Extract the final stretch of the data: the line that contains "When light of wavelength 179.2" and every line after it, unaltered, and no other lines.
_ _ _
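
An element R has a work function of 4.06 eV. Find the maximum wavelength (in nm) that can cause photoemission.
305.38 nm

The threshold wavelength is when the photon energy equals the work function:
hc/λ₀ = φ

Solving for λ₀:
λ₀ = hc/φ = (6.626×10⁻³⁴ J·s)(3×10⁸ m/s) / (4.06 eV × 1.602×10⁻¹⁹ J/eV)
λ₀ = 305.38 nm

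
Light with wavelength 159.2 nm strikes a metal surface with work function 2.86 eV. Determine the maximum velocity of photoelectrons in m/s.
1.3166e+06 m/s

First, find the maximum kinetic energy:
E_photon = hc/λ = 7.7880 eV
KE_max = E_photon - φ = 7.7880 - 2.86 = 4.9280 eV

Convert to Joules: KE_max = 4.9280 × 1.602×10⁻¹⁹ J = 7.8954e-19 J

Then use KE = ½mv² to find velocity:
v = √(2·KE/m) = √(2 × 7.8954e-19 J / 9.109e-31 kg)
v = 1.3166e+06 m/s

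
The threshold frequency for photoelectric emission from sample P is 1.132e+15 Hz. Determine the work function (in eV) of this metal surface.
4.68 eV

At the threshold frequency, photon energy equals work function:
φ = hf₀

Calculating:
φ = (6.626×10⁻³⁴ J·s)(1.132e+15 Hz)
φ = 4.68 eV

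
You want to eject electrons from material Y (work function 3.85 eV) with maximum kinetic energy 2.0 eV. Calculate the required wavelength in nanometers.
211.94 nm

From Einstein's equation: KE_max = hc/λ - φ

Rearranging for λ:
hc/λ = KE_max + φ
λ = hc/(KE_max + φ)

Required photon energy:
E_photon = KE_max + φ = 2.0 + 3.85 = 5.85 eV

Required wavelength:
λ = hc/E_photon = (6.626×10⁻³⁴)(3×10⁸) / (5.85 × 1.602×10⁻¹⁹)
λ = 211.94 nm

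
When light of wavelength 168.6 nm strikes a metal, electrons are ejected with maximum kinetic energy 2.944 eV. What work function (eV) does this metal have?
4.41 eV

From Einstein's photoelectric equation: KE_max = hf - φ = hc/λ - φ

Rearranging for φ:
φ = hc/λ - KE_max

Calculate photon energy:
E_photon = hc/λ = 7.3537 eV

Therefore:
φ = 7.3537 - 2.944 = 4.41 eV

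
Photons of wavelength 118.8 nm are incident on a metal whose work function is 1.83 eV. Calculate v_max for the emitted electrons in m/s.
1.7399e+06 m/s

First, find the maximum kinetic energy:
E_photon = hc/λ = 10.4364 eV
KE_max = E_photon - φ = 10.4364 - 1.83 = 8.6064 eV

Convert to Joules: KE_max = 8.6064 × 1.602×10⁻¹⁹ J = 1.3789e-18 J

Then use KE = ½mv² to find velocity:
v = √(2·KE/m) = √(2 × 1.3789e-18 J / 9.109e-31 kg)
v = 1.7399e+06 m/s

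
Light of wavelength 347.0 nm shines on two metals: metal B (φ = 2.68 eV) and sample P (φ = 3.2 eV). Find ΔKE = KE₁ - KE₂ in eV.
0.5200 eV

Using KE_max = hc/λ - φ for each metal:

Photon energy: E = hc/λ = 3.5730 eV

For metal B (φ₁ = 2.68 eV):
KE₁ = E - φ₁ = 3.5730 - 2.68 = 0.8930 eV

For sample P (φ₂ = 3.2 eV):
KE₂ = E - φ₂ = 3.5730 - 3.2 = 0.3730 eV

Difference:
ΔKE = KE₁ - KE₂ = 0.8930 - 0.3730 = 0.5200 eV

Note: The difference equals the difference in work functions: 3.2 - 2.68 = 0.52 eV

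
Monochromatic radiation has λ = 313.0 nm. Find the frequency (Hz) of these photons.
9.5780e+14 Hz

Using the wave equation: c = fλ

Solving for frequency:
f = c/λ = (3×10⁸ m/s) / (313.0×10⁻⁹ m)
f = 9.5780e+14 Hz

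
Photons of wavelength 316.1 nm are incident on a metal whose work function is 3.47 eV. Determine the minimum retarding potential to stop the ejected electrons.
0.4523 V

The stopping potential V_s satisfies: eV_s = KE_max

First, find KE_max using Einstein's equation:
E_photon = hc/λ = 3.9223 eV
KE_max = E_photon - φ = 3.9223 - 3.47 = 0.4523 eV

Since eV_s = KE_max:
V_s = KE_max/e = 0.4523 V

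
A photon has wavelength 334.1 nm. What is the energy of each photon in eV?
3.7110 eV

Using E = hf = hc/λ:

E = hc/λ = (6.626×10⁻³⁴ J·s)(3×10⁸ m/s) / (334.1×10⁻⁹ m)
E = 3.7110 eV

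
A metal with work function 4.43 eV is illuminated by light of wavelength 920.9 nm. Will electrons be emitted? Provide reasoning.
No

For photoemission, the photon energy must exceed the work function.

Photon energy: E = hc/λ = 1.3463 eV
Work function: φ = 4.43 eV

Since E_photon (1.3463 eV) < φ (4.43 eV), photoemission will NOT occur.
The threshold wavelength is λ₀ = hc/φ = 279.9 nm.
Since 920.9 nm > 279.9 nm, the photons lack sufficient energy.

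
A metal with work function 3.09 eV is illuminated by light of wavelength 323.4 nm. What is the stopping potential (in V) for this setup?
0.7438 V

The stopping potential V_s satisfies: eV_s = KE_max

First, find KE_max using Einstein's equation:
E_photon = hc/λ = 3.8338 eV
KE_max = E_photon - φ = 3.8338 - 3.09 = 0.7438 eV

Since eV_s = KE_max:
V_s = KE_max/e = 0.7438 V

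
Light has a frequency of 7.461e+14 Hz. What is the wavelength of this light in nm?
401.81 nm

Using the wave equation: c = fλ

Solving for wavelength:
λ = c/f = (3×10⁸ m/s) / (7.461e+14 Hz)
λ = 401.81 nm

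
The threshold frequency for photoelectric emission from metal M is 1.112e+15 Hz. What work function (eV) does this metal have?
4.60 eV

At the threshold frequency, photon energy equals work function:
φ = hf₀

Calculating:
φ = (6.626×10⁻³⁴ J·s)(1.112e+15 Hz)
φ = 4.60 eV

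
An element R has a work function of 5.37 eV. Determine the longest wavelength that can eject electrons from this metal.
230.88 nm

The threshold wavelength is when the photon energy equals the work function:
hc/λ₀ = φ

Solving for λ₀:
λ₀ = hc/φ = (6.626×10⁻³⁴ J·s)(3×10⁸ m/s) / (5.37 eV × 1.602×10⁻¹⁹ J/eV)
λ₀ = 230.88 nm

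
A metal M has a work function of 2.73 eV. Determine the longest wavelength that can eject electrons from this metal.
454.15 nm

The threshold wavelength is when the photon energy equals the work function:
hc/λ₀ = φ

Solving for λ₀:
λ₀ = hc/φ = (6.626×10⁻³⁴ J·s)(3×10⁸ m/s) / (2.73 eV × 1.602×10⁻¹⁹ J/eV)
λ₀ = 454.15 nm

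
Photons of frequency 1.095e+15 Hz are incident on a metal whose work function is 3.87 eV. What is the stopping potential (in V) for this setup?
0.6586 V

The stopping potential V_s satisfies: eV_s = KE_max

First, find KE_max using Einstein's equation:
E_photon = hf = (6.626×10⁻³⁴ J·s)(1.095e+15 Hz) = 4.5286 eV
KE_max = E_photon - φ = 4.5286 - 3.87 = 0.6586 eV

Since eV_s = KE_max:
V_s = KE_max/e = 0.6586 V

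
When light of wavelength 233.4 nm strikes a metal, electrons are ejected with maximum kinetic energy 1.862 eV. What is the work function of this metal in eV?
3.45 eV

From Einstein's photoelectric equation: KE_max = hf - φ = hc/λ - φ

Rearranging for φ:
φ = hc/λ - KE_max

Calculate photon energy:
E_photon = hc/λ = 5.3121 eV

Therefore:
φ = 5.3121 - 1.862 = 3.45 eV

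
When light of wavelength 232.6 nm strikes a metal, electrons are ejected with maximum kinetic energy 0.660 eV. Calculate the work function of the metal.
4.67 eV

From Einstein's photoelectric equation: KE_max = hf - φ = hc/λ - φ

Rearranging for φ:
φ = hc/λ - KE_max

Calculate photon energy:
E_photon = hc/λ = 5.3304 eV

Therefore:
φ = 5.3304 - 0.660 = 4.67 eV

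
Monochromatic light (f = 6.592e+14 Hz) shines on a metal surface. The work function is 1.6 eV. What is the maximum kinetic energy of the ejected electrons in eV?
1.1262 eV

Using Einstein's photoelectric equation: KE_max = hf - φ

First, calculate the photon energy:
E_photon = hf = (6.626×10⁻³⁴ J·s)(6.592e+14 Hz)
E_photon = 2.7262 eV

Then, the maximum kinetic energy:
KE_max = E_photon - φ = 2.7262 eV - 1.6 eV = 1.1262 eV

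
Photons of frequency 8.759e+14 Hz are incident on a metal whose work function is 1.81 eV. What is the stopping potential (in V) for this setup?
1.8124 V

The stopping potential V_s satisfies: eV_s = KE_max

First, find KE_max using Einstein's equation:
E_photon = hf = (6.626×10⁻³⁴ J·s)(8.759e+14 Hz) = 3.6224 eV
KE_max = E_photon - φ = 3.6224 - 1.81 = 1.8124 eV

Since eV_s = KE_max:
V_s = KE_max/e = 1.8124 V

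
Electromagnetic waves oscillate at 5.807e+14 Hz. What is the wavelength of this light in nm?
516.26 nm

Using the wave equation: c = fλ

Solving for wavelength:
λ = c/f = (3×10⁸ m/s) / (5.807e+14 Hz)
λ = 516.26 nm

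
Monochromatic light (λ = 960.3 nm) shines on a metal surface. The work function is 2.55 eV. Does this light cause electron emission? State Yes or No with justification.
No

For photoemission, the photon energy must exceed the work function.

Photon energy: E = hc/λ = 1.2911 eV
Work function: φ = 2.55 eV

Since E_photon (1.2911 eV) < φ (2.55 eV), photoemission will NOT occur.
The threshold wavelength is λ₀ = hc/φ = 486.2 nm.
Since 960.3 nm > 486.2 nm, the photons lack sufficient energy.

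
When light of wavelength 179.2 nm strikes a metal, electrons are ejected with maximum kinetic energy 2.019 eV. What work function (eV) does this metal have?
4.90 eV

From Einstein's photoelectric equation: KE_max = hf - φ = hc/λ - φ

Rearranging for φ:
φ = hc/λ - KE_max

Calculate photon energy:
E_photon = hc/λ = 6.9188 eV

Therefore:
φ = 6.9188 - 2.019 = 4.90 eV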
_ _ _
=== Task result ===
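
When light of wavelength 179.2 nm strikes a metal, electrons are ejected with maximum kinetic energy 2.019 eV. What work function (eV) does this metal have?
4.90 eV

From Einstein's photoelectric equation: KE_max = hf - φ = hc/λ - φ

Rearranging for φ:
φ = hc/λ - KE_max

Calculate photon energy:
E_photon = hc/λ = 6.9188 eV

Therefore:
φ = 6.9188 - 2.019 = 4.90 eV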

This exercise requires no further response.